(Dataset entries)

· · · · · · ·

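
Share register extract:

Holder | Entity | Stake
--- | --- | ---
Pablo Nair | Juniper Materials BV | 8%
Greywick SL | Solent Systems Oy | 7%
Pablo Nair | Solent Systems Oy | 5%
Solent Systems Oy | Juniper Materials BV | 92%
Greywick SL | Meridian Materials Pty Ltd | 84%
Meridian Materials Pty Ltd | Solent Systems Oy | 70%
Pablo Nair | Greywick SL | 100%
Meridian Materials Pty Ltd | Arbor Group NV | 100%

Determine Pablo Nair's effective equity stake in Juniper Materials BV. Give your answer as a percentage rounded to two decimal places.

73.14%

Pablo reaches Juniper along 4 paths.
Direct stake: 8% = 8%.
Via Greywick → Meridian → Solent: 100% × 84% × 70% × 92% = 54.096%.
Via Solent: 5% × 92% = 4.6%.
Via Greywick → Solent: 100% × 7% × 92% = 6.44%.
Total: 8% + 54.096% + 4.6% + 6.44% = 73.136%.
Rounded: 73.14%.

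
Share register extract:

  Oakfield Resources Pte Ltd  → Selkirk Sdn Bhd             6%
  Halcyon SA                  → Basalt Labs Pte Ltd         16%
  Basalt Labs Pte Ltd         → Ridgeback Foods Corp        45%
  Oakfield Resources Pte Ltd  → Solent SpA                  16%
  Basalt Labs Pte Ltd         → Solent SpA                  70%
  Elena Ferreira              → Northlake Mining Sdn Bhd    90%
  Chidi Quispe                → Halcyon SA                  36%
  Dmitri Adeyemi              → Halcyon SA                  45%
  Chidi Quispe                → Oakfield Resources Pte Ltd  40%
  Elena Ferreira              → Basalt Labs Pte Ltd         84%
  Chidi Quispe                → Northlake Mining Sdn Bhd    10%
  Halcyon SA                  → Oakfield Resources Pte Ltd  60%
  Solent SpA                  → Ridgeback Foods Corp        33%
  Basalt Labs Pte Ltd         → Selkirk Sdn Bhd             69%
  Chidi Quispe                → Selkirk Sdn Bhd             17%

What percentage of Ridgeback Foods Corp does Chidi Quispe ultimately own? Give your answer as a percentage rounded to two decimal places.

7.18%

Chidi reaches Ridgeback along 4 paths.
Via Halcyon → Basalt → Solent: 36% × 16% × 70% × 33% = 1.33056%.
Via Oakfield → Solent: 40% × 16% × 33% = 2.112%.
Via Halcyon → Oakfield → Solent: 36% × 60% × 16% × 33% = 1.14048%.
Via Halcyon → Basalt: 36% × 16% × 45% = 2.592%.
Total: 1.33056% + 2.112% + 1.14048% + 2.592% = 7.17504%.
Rounded: 7.18%.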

· · · · · · ·

**To do:** Return the entries above exactly, each one complete.

**Task response:**
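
Share register extract:

Holder | Entity | Stake
--- | --- | ---
Pablo Nair | Juniper Materials BV | 8%
Greywick SL | Solent Systems Oy | 7%
Pablo Nair | Solent Systems Oy | 5%
Solent Systems Oy | Juniper Materials BV | 92%
Greywick SL | Meridian Materials Pty Ltd | 84%
Meridian Materials Pty Ltd | Solent Systems Oy | 70%
Pablo Nair | Greywick SL | 100%
Meridian Materials Pty Ltd | Arbor Group NV | 100%

Determine Pablo Nair's effective equity stake in Juniper Materials BV. Give your answer as a percentage rounded to two decimal places.

73.14%

Pablo reaches Juniper along 4 paths.
Direct stake: 8% = 8%.
Via Greywick → Meridian → Solent: 100% × 84% × 70% × 92% = 54.096%.
Via Solent: 5% × 92% = 4.6%.
Via Greywick → Solent: 100% × 7% × 92% = 6.44%.
Total: 8% + 54.096% + 4.6% + 6.44% = 73.136%.
Rounded: 73.14%.

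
Share register extract:

  Oakfield Resources Pte Ltd  → Selkirk Sdn Bhd             6%
  Halcyon SA                  → Basalt Labs Pte Ltd         16%
  Basalt Labs Pte Ltd         → Ridgeback Foods Corp        45%
  Oakfield Resources Pte Ltd  → Solent SpA                  16%
  Basalt Labs Pte Ltd         → Solent SpA                  70%
  Elena Ferreira              → Northlake Mining Sdn Bhd    90%
  Chidi Quispe                → Halcyon SA                  36%
  Dmitri Adeyemi              → Halcyon SA                  45%
  Chidi Quispe                → Oakfield Resources Pte Ltd  40%
  Elena Ferreira              → Basalt Labs Pte Ltd         84%
  Chidi Quispe                → Northlake Mining Sdn Bhd    10%
  Halcyon SA                  → Oakfield Resources Pte Ltd  60%
  Solent SpA                  → Ridgeback Foods Corp        33%
  Basalt Labs Pte Ltd         → Selkirk Sdn Bhd             69%
  Chidi Quispe                → Selkirk Sdn Bhd             17%

What percentage of Ridgeback Foods Corp does Chidi Quispe ultimately own? Give your answer as a percentage rounded to two decimal places.

7.18%

Chidi reaches Ridgeback along 4 paths.
Via Halcyon → Basalt → Solent: 36% × 16% × 70% × 33% = 1.33056%.
Via Oakfield → Solent: 40% × 16% × 33% = 2.112%.
Via Halcyon → Oakfield → Solent: 36% × 60% × 16% × 33% = 1.14048%.
Via Halcyon → Basalt: 36% × 16% × 45% = 2.592%.
Total: 1.33056% + 2.112% + 1.14048% + 2.592% = 7.17504%.
Rounded: 7.18%.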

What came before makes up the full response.